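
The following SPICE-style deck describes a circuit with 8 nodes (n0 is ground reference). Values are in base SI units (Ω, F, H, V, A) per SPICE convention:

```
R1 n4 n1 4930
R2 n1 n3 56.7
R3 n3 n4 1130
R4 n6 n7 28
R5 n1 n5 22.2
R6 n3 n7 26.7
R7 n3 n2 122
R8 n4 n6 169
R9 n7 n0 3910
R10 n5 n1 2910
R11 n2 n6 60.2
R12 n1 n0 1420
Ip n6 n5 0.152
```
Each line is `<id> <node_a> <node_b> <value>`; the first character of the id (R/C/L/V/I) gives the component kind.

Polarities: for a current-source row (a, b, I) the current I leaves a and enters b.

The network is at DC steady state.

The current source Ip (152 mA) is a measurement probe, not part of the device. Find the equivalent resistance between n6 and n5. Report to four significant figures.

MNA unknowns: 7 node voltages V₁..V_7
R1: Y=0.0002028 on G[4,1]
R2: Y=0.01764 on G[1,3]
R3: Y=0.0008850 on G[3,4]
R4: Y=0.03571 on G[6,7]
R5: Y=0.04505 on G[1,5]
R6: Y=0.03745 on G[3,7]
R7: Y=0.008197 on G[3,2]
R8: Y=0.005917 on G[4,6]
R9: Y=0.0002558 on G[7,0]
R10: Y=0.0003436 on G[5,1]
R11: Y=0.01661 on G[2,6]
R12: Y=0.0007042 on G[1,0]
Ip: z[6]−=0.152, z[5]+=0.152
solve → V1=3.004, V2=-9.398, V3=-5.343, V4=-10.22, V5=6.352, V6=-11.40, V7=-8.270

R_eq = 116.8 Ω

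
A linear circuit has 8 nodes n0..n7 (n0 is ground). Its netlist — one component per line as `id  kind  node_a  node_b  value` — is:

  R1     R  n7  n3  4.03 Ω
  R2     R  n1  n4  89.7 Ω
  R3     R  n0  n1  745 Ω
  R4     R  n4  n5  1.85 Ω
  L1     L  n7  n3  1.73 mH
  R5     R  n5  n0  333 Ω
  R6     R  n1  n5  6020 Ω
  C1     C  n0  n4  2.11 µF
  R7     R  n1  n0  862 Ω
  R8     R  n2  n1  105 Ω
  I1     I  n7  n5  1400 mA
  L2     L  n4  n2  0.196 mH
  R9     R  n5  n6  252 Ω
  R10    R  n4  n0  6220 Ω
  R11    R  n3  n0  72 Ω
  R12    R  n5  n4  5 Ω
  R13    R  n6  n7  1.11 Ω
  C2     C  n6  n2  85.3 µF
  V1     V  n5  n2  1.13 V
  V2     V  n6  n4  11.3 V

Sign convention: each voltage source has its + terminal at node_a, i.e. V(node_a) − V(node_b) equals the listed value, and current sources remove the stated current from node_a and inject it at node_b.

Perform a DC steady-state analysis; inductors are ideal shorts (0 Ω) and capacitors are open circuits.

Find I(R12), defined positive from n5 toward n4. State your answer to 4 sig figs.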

****

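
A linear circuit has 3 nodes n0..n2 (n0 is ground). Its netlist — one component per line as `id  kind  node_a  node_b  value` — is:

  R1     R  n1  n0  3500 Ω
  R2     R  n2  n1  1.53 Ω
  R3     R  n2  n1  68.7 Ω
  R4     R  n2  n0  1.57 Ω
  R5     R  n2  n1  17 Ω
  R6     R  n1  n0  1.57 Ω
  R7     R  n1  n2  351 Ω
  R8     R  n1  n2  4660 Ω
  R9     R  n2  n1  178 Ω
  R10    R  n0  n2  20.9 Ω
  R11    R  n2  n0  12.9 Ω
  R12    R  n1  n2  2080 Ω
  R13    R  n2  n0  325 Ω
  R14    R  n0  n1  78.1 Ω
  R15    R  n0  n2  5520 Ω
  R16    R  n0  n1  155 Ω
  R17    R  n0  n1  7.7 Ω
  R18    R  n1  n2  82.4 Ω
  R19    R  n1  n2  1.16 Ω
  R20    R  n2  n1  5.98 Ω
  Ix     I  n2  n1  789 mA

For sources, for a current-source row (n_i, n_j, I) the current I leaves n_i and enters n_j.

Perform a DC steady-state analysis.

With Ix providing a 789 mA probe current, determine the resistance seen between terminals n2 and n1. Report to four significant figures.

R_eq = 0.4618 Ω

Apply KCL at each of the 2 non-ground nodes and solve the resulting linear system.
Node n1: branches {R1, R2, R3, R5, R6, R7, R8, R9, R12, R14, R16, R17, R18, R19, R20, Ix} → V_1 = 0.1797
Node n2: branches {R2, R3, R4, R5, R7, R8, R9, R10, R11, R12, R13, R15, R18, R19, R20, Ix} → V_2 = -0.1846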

****

EXERCISE BRIEF ▸
Return each line of the data that contains the string "leaves".

ANSWER FOR THIS EXERCISE ▸
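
Polarities: for a current-source row (a, b, I) the current I leaves a and enters b.
For sources, for a current-source row (n_i, n_j, I) the current I leaves n_i and enters n_j.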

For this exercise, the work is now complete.